# [Work instructions]
All of the data that follows should be output again without any alteration.

# [Record extracts]
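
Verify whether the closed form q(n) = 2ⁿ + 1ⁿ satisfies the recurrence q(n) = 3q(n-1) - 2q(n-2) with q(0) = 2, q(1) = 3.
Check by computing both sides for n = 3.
From the recurrence with q(0) = 2, q(1) = 3:
  q(0) = 2, q(1) = 3, q(2) = 5, q(3) = 9
  so the recurrence gives q(3) = 9.
From the proposed closed form q(n) = 2ⁿ + 1ⁿ:
  q(3) = 9.
Both sides give 9 at n = 3, and the initial condition(s) match, so the closed form is consistent.

Yes, the closed form is correct.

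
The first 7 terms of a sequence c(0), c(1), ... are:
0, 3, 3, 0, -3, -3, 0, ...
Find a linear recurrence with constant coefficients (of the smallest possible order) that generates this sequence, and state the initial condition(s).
Look for the lowest-order linear relation among consecutive terms.
Observation: c(n) - 1·c(n-1) - (-1)·c(n-2) = 0 holds for the shown terms, and no order-1 relation c(n) = α·c(n-1) + β fits.
Check at n=3: 1·3 + (-1)·3 = 0. ✓

c(n) = c(n-1) - c(n-2), c(0) = 0, c(1) = 3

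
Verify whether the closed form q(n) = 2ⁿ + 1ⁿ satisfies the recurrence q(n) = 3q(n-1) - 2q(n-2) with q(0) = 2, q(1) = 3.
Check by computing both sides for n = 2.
From the recurrence with q(0) = 2, q(1) = 3:
  q(0) = 2, q(1) = 3, q(2) = 5
  so the recurrence gives q(2) = 5.
From the proposed closed form q(n) = 2ⁿ + 1ⁿ:
  q(2) = 5.
Both sides give 5 at n = 2, and the initial condition(s) match, so the closed form is consistent.

Yes, the closed form is correct.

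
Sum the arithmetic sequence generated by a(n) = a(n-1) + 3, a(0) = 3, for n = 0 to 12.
Computing the sequence terms: 3, 6, 9, 12, 15, 18, 21, 24, 27, 30, 33, 36, 39
Adding these values together:

273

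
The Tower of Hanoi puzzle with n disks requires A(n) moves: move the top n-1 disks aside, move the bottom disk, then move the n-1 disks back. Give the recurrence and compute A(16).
Moving n disks = move the top n-1 disks aside (A(n-1) moves) + move the largest disk (1 move) + move the n-1 disks back on top (A(n-1) moves), so A(n) = 2A(n-1) + 1, with A(1) = 1 (a single disk takes one move).
First terms: 1, 3, 7, 15, 31, 63, … — each is one less than a power of 2. Indeed A(n) + 1 = 2(A(n-1) + 1) with A(1) + 1 = 2, so A(n) + 1 = 2ⁿ and A(n) = 2ⁿ - 1.
Hence A(16) = 2^16 - 1 = 65536 - 1 = 65535.

A(n) = 2A(n-1) + 1, A(1) = 1; A(16) = 65535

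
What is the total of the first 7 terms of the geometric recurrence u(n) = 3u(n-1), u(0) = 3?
Computing the sequence terms: 3, 9, 27, 81, 243, 729, 2187
Adding these values together:

3279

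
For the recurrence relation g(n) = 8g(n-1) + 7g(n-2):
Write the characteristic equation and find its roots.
Substitute g(n) = rⁿ and divide through by rⁿ⁻²: r² - 8r - 7 = 0
Discriminant: 8² + 4·7 = 92, not a perfect square, so by the quadratic formula r = (8 ± √92)/2.
General solution: g(n) = A·r₁ⁿ + B·r₂ⁿ where r₁,r₂ = (8 ± √92)/2

Characteristic: r² - 8r - 7 = 0, Roots: r = (8 ± √92)/2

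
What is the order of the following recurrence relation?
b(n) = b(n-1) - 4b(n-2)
The order is the largest lag k for which b(n-k) appears. Here the deepest term is b(n-2), so the order is 2.

Order 2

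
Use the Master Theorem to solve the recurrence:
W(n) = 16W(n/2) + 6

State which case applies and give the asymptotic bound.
Master Theorem template: W(n) = a·W(n/b) + f(n).
Here: a=16, b=2, f(n)=6
Compute log_b(a) = log_2(16) = 4.
f(n) = 6 = O(n^(4-ε)) with ε = 4. Case 1: W(n) = Θ(n^log_b(a)) = Θ(n^4).

Case 1: W(n) = Θ(n^4)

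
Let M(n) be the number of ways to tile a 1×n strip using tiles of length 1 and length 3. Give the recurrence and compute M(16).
Condition on the last tile: it has length 1 (leaving a 1×(n-1) strip) or length 3 (leaving a 1×(n-3) strip), so M(n) = M(n-1) + M(n-3) (order-3 linear recurrence).
For 0 ≤ i < 3 only unit tiles fit, so M(i) = 1.
Iterating the recurrence: M(3) = 2, M(4) = 3, M(5) = 4, M(6) = 6, M(7) = 9, M(8) = 13, M(9) = 19, M(10) = 28, M(11) = 41, M(12) = 60, M(13) = 88, M(14) = 129, M(15) = 189, M(16) = 277.

M(n) = M(n-1) + M(n-3), with M(i) = 1 for 0 ≤ i < 3; M(16) = 277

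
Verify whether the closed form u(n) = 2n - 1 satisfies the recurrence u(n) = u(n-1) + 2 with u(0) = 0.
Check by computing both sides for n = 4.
From the recurrence with u(0) = 0:
  u(0) = 0, u(1) = 2, u(2) = 4, u(3) = 6, u(4) = 8
  so the recurrence gives u(4) = 8.
From the proposed closed form u(n) = 2n - 1:
  u(4) = 7.
The recurrence gives 8 but the closed form gives 7, so the closed form does not satisfy the recurrence.

No, the closed form is incorrect.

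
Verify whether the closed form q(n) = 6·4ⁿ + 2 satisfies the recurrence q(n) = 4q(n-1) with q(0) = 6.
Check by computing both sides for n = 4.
From the recurrence with q(0) = 6:
  q(0) = 6, q(1) = 24, q(2) = 96, q(3) = 384, q(4) = 1536
  so the recurrence gives q(4) = 1536.
From the proposed closed form q(n) = 6·4ⁿ + 2:
  q(4) = 1538.
The recurrence gives 1536 but the closed form gives 1538, so the closed form does not satisfy the recurrence.

No, the closed form is incorrect.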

# [Response to this task]
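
Verify whether the closed form q(n) = 2ⁿ + 1ⁿ satisfies the recurrence q(n) = 3q(n-1) - 2q(n-2) with q(0) = 2, q(1) = 3.
Check by computing both sides for n = 3.
From the recurrence with q(0) = 2, q(1) = 3:
  q(0) = 2, q(1) = 3, q(2) = 5, q(3) = 9
  so the recurrence gives q(3) = 9.
From the proposed closed form q(n) = 2ⁿ + 1ⁿ:
  q(3) = 9.
Both sides give 9 at n = 3, and the initial condition(s) match, so the closed form is consistent.

Yes, the closed form is correct.

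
The first 7 terms of a sequence c(0), c(1), ... are:
0, 3, 3, 0, -3, -3, 0, ...
Find a linear recurrence with constant coefficients (of the smallest possible order) that generates this sequence, and state the initial condition(s).
Look for the lowest-order linear relation among consecutive terms.
Observation: c(n) - 1·c(n-1) - (-1)·c(n-2) = 0 holds for the shown terms, and no order-1 relation c(n) = α·c(n-1) + β fits.
Check at n=3: 1·3 + (-1)·3 = 0. ✓

c(n) = c(n-1) - c(n-2), c(0) = 0, c(1) = 3

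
Verify whether the closed form q(n) = 2ⁿ + 1ⁿ satisfies the recurrence q(n) = 3q(n-1) - 2q(n-2) with q(0) = 2, q(1) = 3.
Check by computing both sides for n = 2.
From the recurrence with q(0) = 2, q(1) = 3:
  q(0) = 2, q(1) = 3, q(2) = 5
  so the recurrence gives q(2) = 5.
From the proposed closed form q(n) = 2ⁿ + 1ⁿ:
  q(2) = 5.
Both sides give 5 at n = 2, and the initial condition(s) match, so the closed form is consistent.

Yes, the closed form is correct.

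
Sum the arithmetic sequence generated by a(n) = a(n-1) + 3, a(0) = 3, for n = 0 to 12.
Computing the sequence terms: 3, 6, 9, 12, 15, 18, 21, 24, 27, 30, 33, 36, 39
Adding these values together:

273

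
The Tower of Hanoi puzzle with n disks requires A(n) moves: move the top n-1 disks aside, move the bottom disk, then move the n-1 disks back. Give the recurrence and compute A(16).
Moving n disks = move the top n-1 disks aside (A(n-1) moves) + move the largest disk (1 move) + move the n-1 disks back on top (A(n-1) moves), so A(n) = 2A(n-1) + 1, with A(1) = 1 (a single disk takes one move).
First terms: 1, 3, 7, 15, 31, 63, … — each is one less than a power of 2. Indeed A(n) + 1 = 2(A(n-1) + 1) with A(1) + 1 = 2, so A(n) + 1 = 2ⁿ and A(n) = 2ⁿ - 1.
Hence A(16) = 2^16 - 1 = 65536 - 1 = 65535.

A(n) = 2A(n-1) + 1, A(1) = 1; A(16) = 65535

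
What is the total of the first 7 terms of the geometric recurrence u(n) = 3u(n-1), u(0) = 3?
Computing the sequence terms: 3, 9, 27, 81, 243, 729, 2187
Adding these values together:

3279

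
For the recurrence relation g(n) = 8g(n-1) + 7g(n-2):
Write the characteristic equation and find its roots.
Substitute g(n) = rⁿ and divide through by rⁿ⁻²: r² - 8r - 7 = 0
Discriminant: 8² + 4·7 = 92, not a perfect square, so by the quadratic formula r = (8 ± √92)/2.
General solution: g(n) = A·r₁ⁿ + B·r₂ⁿ where r₁,r₂ = (8 ± √92)/2

Characteristic: r² - 8r - 7 = 0, Roots: r = (8 ± √92)/2

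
What is the order of the following recurrence relation?
b(n) = b(n-1) - 4b(n-2)
The order is the largest lag k for which b(n-k) appears. Here the deepest term is b(n-2), so the order is 2.

Order 2

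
Use the Master Theorem to solve the recurrence:
W(n) = 16W(n/2) + 6

State which case applies and give the asymptotic bound.
Master Theorem template: W(n) = a·W(n/b) + f(n).
Here: a=16, b=2, f(n)=6
Compute log_b(a) = log_2(16) = 4.
f(n) = 6 = O(n^(4-ε)) with ε = 4. Case 1: W(n) = Θ(n^log_b(a)) = Θ(n^4).

Case 1: W(n) = Θ(n^4)

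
Let M(n) be the number of ways to tile a 1×n strip using tiles of length 1 and length 3. Give the recurrence and compute M(16).
Condition on the last tile: it has length 1 (leaving a 1×(n-1) strip) or length 3 (leaving a 1×(n-3) strip), so M(n) = M(n-1) + M(n-3) (order-3 linear recurrence).
For 0 ≤ i < 3 only unit tiles fit, so M(i) = 1.
Iterating the recurrence: M(3) = 2, M(4) = 3, M(5) = 4, M(6) = 6, M(7) = 9, M(8) = 13, M(9) = 19, M(10) = 28, M(11) = 41, M(12) = 60, M(13) = 88, M(14) = 129, M(15) = 189, M(16) = 277.

M(n) = M(n-1) + M(n-3), with M(i) = 1 for 0 ≤ i < 3; M(16) = 277

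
Verify whether the closed form u(n) = 2n - 1 satisfies the recurrence u(n) = u(n-1) + 2 with u(0) = 0.
Check by computing both sides for n = 4.
From the recurrence with u(0) = 0:
  u(0) = 0, u(1) = 2, u(2) = 4, u(3) = 6, u(4) = 8
  so the recurrence gives u(4) = 8.
From the proposed closed form u(n) = 2n - 1:
  u(4) = 7.
The recurrence gives 8 but the closed form gives 7, so the closed form does not satisfy the recurrence.

No, the closed form is incorrect.

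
Verify whether the closed form q(n) = 6·4ⁿ + 2 satisfies the recurrence q(n) = 4q(n-1) with q(0) = 6.
Check by computing both sides for n = 4.
From the recurrence with q(0) = 6:
  q(0) = 6, q(1) = 24, q(2) = 96, q(3) = 384, q(4) = 1536
  so the recurrence gives q(4) = 1536.
From the proposed closed form q(n) = 6·4ⁿ + 2:
  q(4) = 1538.
The recurrence gives 1536 but the closed form gives 1538, so the closed form does not satisfy the recurrence.

No, the closed form is incorrect.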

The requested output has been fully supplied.